*** Opening of Task data ***

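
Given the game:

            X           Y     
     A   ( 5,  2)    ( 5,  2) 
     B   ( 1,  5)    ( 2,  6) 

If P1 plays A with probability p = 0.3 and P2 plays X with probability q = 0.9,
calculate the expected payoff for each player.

E[P1] = 2.27, E[P2] = 4.17

Work:
E[P1] = p·q·π₁(A,X) + p·(1-q)·π₁(A,Y) + (1-p)·q·π₁(B,X) + (1-p)·(1-q)·π₁(B,Y)
= 0.3·0.9·5 + 0.3·0.1·5 + 0.7·0.9·1 + 0.7·0.1·2
= 2.27

E[P2] = 4.17 (similar calculation)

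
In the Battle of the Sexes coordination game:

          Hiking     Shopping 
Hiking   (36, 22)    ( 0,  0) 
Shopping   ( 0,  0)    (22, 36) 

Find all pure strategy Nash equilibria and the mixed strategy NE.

Pure NE: (Hiking, Hiking) and (Shopping, Shopping); Mixed NE: p = 0.6207, q = 0.3793

Work:
Check pure NE:
(Hiking, Hiking): (36, 22) - no unilateral deviation beneficial
(Shopping, Shopping): (22, 36) - no unilateral deviation beneficial
Mixed NE: P1 plays Hiking with p = 0.6207, P2 plays Hiking with q = 0.3793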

*** Close of Task data ***

◆ Problem to solve ◆
Could you repeat every record above exactly as it is written?

◆ Solution to the problem ◆
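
Given the game:

            X           Y     
     A   ( 5,  2)    ( 5,  2) 
     B   ( 1,  5)    ( 2,  6) 

If P1 plays A with probability p = 0.3 and P2 plays X with probability q = 0.9,
calculate the expected payoff for each player.

E[P1] = 2.27, E[P2] = 4.17

Work:
E[P1] = p·q·π₁(A,X) + p·(1-q)·π₁(A,Y) + (1-p)·q·π₁(B,X) + (1-p)·(1-q)·π₁(B,Y)
= 0.3·0.9·5 + 0.3·0.1·5 + 0.7·0.9·1 + 0.7·0.1·2
= 2.27

E[P2] = 4.17 (similar calculation)

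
In the Battle of the Sexes coordination game:

          Hiking     Shopping 
Hiking   (36, 22)    ( 0,  0) 
Shopping   ( 0,  0)    (22, 36) 

Find all pure strategy Nash equilibria and the mixed strategy NE.

Pure NE: (Hiking, Hiking) and (Shopping, Shopping); Mixed NE: p = 0.6207, q = 0.3793

Work:
Check pure NE:
(Hiking, Hiking): (36, 22) - no unilateral deviation beneficial
(Shopping, Shopping): (22, 36) - no unilateral deviation beneficial
Mixed NE: P1 plays Hiking with p = 0.6207, P2 plays Hiking with q = 0.3793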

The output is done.